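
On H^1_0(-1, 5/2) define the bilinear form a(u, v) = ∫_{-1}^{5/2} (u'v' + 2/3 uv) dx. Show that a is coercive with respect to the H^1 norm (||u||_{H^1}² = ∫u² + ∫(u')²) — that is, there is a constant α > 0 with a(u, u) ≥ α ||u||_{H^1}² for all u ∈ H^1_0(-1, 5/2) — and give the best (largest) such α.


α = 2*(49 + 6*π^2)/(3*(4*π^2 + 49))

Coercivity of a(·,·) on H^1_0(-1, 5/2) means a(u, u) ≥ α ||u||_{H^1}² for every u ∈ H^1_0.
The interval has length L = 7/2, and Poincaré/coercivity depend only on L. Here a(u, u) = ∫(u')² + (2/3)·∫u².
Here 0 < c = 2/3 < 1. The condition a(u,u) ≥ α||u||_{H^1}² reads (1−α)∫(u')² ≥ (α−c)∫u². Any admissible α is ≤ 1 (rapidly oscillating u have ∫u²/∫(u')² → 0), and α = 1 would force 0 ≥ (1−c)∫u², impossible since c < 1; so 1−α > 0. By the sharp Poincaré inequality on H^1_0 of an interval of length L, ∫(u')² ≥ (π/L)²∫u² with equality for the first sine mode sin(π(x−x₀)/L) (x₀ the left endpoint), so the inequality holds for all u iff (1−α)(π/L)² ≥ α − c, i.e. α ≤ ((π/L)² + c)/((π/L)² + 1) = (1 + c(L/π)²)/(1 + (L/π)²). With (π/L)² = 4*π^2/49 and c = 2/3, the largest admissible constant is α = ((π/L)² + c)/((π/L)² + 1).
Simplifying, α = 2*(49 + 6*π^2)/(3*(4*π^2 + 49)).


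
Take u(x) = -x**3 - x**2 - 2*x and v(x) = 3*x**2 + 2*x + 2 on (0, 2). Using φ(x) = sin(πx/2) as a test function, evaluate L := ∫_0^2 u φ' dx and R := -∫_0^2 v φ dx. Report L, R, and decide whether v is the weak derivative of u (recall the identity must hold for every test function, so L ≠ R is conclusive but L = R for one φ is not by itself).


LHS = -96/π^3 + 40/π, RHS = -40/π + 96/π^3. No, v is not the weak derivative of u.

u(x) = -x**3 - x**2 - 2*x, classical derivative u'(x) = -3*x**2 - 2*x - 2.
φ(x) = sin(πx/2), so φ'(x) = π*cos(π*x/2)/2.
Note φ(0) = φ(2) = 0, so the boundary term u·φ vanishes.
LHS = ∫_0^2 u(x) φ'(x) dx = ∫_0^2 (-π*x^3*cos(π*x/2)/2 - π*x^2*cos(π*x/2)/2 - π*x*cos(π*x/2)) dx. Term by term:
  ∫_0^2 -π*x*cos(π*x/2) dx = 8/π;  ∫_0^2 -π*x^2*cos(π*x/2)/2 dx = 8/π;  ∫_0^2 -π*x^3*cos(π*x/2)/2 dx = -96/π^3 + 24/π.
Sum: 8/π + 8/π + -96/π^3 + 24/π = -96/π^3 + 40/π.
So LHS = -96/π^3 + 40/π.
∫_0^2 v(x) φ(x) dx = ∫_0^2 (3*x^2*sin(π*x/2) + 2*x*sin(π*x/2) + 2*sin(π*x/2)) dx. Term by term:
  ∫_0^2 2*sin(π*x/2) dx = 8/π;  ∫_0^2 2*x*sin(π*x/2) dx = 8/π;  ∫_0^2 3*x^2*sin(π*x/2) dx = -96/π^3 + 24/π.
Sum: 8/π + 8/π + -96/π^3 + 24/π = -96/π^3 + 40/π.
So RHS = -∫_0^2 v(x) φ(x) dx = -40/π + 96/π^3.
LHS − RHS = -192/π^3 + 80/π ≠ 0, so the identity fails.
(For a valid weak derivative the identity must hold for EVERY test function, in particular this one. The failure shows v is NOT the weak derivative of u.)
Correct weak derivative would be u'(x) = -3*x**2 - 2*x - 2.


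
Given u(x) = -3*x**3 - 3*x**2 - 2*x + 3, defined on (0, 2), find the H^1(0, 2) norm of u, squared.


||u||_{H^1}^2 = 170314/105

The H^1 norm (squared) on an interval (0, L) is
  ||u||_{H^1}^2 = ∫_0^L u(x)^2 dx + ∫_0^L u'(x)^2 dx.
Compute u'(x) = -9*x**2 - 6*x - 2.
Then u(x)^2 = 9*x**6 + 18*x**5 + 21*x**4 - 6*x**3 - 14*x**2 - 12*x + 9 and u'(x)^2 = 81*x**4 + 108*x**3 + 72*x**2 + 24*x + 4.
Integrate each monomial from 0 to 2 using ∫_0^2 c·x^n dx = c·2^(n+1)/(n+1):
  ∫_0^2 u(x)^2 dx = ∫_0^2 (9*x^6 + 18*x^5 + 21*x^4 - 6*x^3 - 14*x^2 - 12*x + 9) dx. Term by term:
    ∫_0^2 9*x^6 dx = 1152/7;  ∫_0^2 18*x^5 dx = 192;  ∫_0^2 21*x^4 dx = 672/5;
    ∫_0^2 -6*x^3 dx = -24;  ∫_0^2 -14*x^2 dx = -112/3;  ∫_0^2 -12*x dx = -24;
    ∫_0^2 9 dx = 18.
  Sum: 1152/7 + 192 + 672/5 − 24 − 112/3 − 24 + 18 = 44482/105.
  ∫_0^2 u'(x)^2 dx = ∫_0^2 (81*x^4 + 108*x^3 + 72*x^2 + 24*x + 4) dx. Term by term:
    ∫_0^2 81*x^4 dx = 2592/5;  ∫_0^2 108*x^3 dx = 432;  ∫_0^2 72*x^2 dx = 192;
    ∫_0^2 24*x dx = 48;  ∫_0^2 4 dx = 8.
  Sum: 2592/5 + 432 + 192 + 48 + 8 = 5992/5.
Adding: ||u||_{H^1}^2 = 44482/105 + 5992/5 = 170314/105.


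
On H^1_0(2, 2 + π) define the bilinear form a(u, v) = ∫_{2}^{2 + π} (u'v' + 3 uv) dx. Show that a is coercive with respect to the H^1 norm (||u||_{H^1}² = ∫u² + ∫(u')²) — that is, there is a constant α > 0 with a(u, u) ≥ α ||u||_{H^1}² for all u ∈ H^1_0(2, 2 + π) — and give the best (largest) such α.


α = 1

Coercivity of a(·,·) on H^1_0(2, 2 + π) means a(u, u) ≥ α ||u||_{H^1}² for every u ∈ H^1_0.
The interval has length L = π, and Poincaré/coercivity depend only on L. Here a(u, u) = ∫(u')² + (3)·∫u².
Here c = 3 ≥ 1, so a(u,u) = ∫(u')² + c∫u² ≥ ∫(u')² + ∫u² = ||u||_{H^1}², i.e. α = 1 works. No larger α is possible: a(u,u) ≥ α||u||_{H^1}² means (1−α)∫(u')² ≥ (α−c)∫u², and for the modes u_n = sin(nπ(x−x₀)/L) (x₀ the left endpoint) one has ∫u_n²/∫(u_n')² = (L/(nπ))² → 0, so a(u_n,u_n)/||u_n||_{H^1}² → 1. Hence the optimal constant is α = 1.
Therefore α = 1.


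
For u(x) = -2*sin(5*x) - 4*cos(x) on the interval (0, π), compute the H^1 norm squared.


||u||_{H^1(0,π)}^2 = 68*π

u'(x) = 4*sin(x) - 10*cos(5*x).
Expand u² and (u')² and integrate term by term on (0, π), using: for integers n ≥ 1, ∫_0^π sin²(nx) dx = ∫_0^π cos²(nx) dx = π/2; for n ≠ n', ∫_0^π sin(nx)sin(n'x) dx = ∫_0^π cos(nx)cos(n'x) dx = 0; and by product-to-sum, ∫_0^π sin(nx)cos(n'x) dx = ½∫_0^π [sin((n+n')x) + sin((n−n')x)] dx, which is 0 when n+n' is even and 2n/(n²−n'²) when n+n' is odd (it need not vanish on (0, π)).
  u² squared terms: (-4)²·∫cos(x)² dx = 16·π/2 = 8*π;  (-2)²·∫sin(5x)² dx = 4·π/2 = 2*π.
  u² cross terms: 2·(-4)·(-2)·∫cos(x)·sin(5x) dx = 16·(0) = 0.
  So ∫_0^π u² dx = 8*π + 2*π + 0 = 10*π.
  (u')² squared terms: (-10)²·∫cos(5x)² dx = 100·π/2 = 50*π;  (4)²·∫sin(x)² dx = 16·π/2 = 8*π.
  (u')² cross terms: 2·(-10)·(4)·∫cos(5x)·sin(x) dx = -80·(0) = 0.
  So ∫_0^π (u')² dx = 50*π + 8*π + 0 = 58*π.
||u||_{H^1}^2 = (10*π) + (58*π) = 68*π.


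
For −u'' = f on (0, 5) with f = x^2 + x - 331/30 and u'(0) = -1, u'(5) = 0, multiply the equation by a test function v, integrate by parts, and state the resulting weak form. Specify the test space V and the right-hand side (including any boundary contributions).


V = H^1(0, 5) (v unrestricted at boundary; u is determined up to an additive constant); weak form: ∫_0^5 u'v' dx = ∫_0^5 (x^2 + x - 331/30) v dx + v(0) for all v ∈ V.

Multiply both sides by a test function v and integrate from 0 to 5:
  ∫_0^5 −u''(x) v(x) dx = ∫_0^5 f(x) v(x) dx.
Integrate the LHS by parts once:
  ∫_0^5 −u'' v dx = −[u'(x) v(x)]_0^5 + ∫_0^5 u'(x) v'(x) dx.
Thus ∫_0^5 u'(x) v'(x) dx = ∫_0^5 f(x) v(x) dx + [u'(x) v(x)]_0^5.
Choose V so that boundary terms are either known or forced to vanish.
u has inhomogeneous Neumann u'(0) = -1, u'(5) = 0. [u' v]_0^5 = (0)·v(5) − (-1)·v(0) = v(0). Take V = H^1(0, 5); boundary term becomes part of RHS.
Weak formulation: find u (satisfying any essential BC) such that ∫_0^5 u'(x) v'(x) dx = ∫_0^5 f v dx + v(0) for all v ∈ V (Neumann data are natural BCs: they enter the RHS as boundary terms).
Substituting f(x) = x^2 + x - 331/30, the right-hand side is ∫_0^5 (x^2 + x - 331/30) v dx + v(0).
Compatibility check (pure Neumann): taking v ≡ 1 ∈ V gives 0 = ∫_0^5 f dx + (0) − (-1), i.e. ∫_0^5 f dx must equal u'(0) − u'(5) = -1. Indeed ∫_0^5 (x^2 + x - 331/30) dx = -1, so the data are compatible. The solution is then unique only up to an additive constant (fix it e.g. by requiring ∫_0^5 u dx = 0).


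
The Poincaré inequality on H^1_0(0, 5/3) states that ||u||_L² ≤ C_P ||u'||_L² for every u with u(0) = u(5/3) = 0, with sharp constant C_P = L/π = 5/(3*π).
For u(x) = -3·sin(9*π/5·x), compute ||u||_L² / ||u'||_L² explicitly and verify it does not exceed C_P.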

» YOUR GOAL:
Keep only the lines from the one containing "The Poincaré inequality" to the end of the entries, and repeat them exactly.

» WRITTEN RESPONSE:
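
The Poincaré inequality on H^1_0(0, 5/3) states that ||u||_L² ≤ C_P ||u'||_L² for every u with u(0) = u(5/3) = 0, with sharp constant C_P = L/π = 5/(3*π).
For u(x) = -3·sin(9*π/5·x), compute ||u||_L² / ||u'||_L² explicitly and verify it does not exceed C_P.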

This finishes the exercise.